Gather all lines from the material that contain "deck".

The input
□ □ □ □
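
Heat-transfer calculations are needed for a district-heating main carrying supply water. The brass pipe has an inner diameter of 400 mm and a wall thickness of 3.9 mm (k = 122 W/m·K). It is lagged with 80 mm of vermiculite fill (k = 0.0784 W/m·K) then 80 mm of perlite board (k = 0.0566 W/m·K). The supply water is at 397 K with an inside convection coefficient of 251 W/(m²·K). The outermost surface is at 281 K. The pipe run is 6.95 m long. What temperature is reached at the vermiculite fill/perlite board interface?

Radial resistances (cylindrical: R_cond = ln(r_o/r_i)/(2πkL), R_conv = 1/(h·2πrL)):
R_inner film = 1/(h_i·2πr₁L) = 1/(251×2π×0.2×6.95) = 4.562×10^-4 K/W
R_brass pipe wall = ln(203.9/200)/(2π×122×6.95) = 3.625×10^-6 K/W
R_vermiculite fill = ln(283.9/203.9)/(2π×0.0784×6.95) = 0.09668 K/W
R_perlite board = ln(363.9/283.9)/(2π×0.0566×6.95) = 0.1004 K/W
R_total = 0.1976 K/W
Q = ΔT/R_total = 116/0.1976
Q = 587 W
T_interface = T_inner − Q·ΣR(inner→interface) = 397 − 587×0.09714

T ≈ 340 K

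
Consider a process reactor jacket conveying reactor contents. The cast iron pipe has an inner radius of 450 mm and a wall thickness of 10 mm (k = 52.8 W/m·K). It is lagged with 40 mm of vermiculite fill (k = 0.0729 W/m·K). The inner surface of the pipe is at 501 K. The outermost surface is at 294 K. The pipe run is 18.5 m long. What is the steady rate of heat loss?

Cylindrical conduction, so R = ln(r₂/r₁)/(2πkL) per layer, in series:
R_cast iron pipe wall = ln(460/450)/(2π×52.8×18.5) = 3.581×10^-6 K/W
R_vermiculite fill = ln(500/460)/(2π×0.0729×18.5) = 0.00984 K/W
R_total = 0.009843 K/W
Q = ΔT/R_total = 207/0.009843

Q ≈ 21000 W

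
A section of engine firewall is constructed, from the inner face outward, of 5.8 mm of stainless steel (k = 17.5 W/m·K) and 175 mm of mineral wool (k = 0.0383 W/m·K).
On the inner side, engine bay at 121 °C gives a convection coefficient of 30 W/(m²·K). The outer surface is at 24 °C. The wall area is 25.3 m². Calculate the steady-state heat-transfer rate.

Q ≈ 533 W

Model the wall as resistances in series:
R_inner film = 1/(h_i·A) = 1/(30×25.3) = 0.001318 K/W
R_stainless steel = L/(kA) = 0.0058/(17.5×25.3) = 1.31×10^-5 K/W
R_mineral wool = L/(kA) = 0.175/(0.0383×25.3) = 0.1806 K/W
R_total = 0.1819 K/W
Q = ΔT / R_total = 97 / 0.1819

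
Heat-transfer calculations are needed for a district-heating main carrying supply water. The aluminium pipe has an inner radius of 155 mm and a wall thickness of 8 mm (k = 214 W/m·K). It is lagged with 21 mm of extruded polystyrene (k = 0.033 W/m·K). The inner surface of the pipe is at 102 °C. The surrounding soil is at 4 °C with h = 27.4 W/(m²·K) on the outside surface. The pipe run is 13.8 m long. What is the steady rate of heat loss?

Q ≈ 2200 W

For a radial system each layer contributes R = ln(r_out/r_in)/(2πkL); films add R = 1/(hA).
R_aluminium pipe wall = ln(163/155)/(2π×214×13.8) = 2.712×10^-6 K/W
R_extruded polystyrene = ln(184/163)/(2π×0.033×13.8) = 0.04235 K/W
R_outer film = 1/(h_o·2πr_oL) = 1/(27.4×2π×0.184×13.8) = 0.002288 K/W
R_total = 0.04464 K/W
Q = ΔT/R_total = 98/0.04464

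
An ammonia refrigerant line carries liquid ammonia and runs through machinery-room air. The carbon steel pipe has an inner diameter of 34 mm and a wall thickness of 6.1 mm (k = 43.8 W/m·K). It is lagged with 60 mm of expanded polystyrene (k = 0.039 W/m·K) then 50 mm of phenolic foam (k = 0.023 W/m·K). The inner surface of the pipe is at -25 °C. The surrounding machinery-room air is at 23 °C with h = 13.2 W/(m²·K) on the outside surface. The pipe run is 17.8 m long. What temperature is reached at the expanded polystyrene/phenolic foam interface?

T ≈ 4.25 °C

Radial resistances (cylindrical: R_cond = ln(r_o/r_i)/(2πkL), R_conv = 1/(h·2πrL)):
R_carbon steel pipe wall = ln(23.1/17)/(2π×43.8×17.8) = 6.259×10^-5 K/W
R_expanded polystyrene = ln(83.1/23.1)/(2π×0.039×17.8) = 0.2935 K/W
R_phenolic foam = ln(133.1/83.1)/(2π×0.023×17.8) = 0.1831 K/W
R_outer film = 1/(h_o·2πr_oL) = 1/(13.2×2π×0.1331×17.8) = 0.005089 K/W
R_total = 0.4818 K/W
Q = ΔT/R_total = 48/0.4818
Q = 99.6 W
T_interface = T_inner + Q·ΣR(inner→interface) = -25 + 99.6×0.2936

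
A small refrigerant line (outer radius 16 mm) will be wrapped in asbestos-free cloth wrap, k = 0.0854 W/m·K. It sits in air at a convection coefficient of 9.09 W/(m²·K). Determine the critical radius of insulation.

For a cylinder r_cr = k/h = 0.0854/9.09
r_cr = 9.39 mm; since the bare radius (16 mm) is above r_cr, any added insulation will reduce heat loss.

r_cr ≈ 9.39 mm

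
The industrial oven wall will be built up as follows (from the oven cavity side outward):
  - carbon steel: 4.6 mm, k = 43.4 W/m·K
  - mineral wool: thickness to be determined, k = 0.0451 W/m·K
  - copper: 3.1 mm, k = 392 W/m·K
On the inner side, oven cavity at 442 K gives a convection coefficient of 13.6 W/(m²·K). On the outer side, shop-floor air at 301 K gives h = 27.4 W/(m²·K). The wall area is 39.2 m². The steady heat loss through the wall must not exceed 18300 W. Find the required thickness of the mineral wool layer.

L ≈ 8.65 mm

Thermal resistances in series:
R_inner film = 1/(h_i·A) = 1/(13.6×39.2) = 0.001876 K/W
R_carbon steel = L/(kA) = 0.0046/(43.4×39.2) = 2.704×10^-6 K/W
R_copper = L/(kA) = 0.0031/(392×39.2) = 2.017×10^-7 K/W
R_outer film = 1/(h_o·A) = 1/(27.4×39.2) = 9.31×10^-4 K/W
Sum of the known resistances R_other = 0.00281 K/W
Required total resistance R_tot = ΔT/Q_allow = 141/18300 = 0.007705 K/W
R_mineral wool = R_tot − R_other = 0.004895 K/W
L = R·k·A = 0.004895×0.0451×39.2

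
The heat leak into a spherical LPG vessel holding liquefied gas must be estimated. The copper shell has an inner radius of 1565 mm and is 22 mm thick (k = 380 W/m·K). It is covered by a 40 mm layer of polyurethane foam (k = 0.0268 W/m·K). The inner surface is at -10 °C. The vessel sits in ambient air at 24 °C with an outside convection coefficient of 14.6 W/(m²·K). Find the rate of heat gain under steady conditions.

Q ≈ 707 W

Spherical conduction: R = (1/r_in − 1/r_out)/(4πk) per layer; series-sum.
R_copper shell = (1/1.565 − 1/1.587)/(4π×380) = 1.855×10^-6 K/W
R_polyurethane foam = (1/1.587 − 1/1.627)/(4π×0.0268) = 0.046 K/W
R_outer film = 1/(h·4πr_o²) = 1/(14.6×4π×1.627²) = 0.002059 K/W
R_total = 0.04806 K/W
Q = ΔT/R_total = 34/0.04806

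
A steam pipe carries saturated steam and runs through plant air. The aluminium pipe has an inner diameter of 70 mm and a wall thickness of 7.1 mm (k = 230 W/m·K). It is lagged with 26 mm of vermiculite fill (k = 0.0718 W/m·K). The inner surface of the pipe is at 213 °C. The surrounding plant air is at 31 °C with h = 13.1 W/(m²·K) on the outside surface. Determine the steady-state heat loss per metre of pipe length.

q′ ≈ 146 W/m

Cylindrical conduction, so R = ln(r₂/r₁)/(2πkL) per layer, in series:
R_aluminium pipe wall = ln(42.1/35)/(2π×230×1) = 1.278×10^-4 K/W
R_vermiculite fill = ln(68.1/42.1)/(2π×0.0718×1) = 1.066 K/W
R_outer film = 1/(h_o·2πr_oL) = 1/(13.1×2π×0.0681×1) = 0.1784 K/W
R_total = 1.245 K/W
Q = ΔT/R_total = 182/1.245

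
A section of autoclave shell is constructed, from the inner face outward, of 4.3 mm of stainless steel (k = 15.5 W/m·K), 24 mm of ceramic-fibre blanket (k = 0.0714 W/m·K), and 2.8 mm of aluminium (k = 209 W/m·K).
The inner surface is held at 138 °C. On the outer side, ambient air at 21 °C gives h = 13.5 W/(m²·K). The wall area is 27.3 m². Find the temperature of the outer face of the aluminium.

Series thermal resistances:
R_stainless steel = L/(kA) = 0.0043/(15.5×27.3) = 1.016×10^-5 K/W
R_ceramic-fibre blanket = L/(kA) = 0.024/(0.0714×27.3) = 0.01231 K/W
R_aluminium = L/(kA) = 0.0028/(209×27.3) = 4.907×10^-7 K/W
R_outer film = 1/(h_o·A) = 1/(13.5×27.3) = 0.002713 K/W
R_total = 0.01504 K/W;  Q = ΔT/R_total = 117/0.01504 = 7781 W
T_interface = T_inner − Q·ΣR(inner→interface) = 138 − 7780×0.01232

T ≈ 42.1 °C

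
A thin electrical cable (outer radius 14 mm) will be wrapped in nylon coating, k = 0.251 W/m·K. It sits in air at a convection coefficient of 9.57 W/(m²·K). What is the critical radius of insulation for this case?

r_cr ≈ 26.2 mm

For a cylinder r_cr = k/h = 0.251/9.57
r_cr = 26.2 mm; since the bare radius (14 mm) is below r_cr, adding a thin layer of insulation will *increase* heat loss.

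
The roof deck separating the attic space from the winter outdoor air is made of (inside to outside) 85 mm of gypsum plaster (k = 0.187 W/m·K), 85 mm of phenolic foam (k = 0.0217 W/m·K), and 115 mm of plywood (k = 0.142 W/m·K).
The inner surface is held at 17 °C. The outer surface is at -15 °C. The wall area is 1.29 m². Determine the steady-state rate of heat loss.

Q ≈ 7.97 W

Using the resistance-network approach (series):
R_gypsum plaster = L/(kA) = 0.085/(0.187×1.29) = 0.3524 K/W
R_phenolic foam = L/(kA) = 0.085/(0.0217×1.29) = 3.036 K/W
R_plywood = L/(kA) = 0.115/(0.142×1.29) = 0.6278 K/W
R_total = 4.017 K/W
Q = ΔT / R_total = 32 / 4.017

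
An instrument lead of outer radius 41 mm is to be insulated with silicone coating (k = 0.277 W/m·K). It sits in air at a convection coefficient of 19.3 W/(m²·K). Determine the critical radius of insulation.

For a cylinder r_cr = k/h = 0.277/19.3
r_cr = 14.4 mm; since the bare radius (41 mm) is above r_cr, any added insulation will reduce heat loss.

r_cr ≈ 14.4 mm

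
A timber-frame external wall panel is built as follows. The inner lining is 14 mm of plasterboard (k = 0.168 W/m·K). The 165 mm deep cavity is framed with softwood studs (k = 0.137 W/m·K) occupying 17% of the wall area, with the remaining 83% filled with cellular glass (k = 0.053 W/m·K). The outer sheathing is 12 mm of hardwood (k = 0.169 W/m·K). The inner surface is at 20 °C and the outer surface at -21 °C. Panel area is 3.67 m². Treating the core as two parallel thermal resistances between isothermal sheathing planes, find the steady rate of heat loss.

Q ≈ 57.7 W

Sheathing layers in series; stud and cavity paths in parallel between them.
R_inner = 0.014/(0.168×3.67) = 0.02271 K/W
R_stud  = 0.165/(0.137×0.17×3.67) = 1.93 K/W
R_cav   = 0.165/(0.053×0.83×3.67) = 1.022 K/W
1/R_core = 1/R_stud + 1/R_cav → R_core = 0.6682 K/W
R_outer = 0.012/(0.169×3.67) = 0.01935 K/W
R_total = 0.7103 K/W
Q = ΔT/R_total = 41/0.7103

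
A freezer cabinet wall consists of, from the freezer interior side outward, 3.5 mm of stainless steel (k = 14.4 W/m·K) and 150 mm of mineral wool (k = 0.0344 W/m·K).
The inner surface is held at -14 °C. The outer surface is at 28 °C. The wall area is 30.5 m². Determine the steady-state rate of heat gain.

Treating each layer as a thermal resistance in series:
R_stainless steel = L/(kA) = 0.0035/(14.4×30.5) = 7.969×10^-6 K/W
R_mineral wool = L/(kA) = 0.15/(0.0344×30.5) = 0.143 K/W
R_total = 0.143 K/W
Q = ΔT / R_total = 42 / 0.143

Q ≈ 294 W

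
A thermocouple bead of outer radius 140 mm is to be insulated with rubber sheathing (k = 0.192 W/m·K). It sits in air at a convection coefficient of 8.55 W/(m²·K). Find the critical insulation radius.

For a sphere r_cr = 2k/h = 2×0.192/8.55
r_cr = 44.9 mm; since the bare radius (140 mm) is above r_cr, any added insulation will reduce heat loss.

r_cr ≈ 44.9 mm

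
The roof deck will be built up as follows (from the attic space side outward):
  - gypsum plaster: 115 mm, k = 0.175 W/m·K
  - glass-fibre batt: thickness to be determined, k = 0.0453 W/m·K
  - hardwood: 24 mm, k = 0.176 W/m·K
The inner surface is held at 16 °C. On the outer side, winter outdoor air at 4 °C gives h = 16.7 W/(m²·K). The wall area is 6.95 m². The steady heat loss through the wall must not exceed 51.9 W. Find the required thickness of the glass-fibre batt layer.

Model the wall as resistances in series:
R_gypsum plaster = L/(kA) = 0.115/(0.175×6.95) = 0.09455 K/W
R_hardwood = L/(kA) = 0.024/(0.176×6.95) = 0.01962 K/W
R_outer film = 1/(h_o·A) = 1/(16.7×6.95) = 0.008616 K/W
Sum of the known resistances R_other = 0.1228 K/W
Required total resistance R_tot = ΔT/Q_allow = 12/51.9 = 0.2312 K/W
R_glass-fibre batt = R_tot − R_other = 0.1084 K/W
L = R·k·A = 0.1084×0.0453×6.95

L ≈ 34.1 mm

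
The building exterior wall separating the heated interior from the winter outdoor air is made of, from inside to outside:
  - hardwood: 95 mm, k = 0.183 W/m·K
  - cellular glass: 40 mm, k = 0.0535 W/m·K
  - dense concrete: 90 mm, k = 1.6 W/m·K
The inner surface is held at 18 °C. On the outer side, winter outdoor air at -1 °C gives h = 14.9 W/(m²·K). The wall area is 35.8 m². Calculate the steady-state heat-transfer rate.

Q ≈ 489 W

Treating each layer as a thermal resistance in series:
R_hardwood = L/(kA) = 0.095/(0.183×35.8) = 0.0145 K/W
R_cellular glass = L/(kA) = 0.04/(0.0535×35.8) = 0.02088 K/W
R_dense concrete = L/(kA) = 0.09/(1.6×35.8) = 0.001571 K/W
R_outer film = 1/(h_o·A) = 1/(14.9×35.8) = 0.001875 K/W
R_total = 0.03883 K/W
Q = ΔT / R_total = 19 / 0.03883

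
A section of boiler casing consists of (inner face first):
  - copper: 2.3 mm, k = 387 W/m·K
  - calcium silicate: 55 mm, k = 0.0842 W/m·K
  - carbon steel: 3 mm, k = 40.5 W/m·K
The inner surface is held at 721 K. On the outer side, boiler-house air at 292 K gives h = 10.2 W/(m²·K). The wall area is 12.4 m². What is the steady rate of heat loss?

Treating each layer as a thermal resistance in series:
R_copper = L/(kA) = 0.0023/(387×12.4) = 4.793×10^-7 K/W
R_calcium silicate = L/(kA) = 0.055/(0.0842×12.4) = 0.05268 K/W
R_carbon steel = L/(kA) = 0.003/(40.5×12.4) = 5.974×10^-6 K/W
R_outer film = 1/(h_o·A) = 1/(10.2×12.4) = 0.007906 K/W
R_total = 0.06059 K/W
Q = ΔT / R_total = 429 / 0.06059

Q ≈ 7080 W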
□ □ □ □
Task answer
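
The roof deck separating the attic space from the winter outdoor air is made of (inside to outside) 85 mm of gypsum plaster (k = 0.187 W/m·K), 85 mm of phenolic foam (k = 0.0217 W/m·K), and 115 mm of plywood (k = 0.142 W/m·K).
The roof deck will be built up as follows (from the attic space side outward):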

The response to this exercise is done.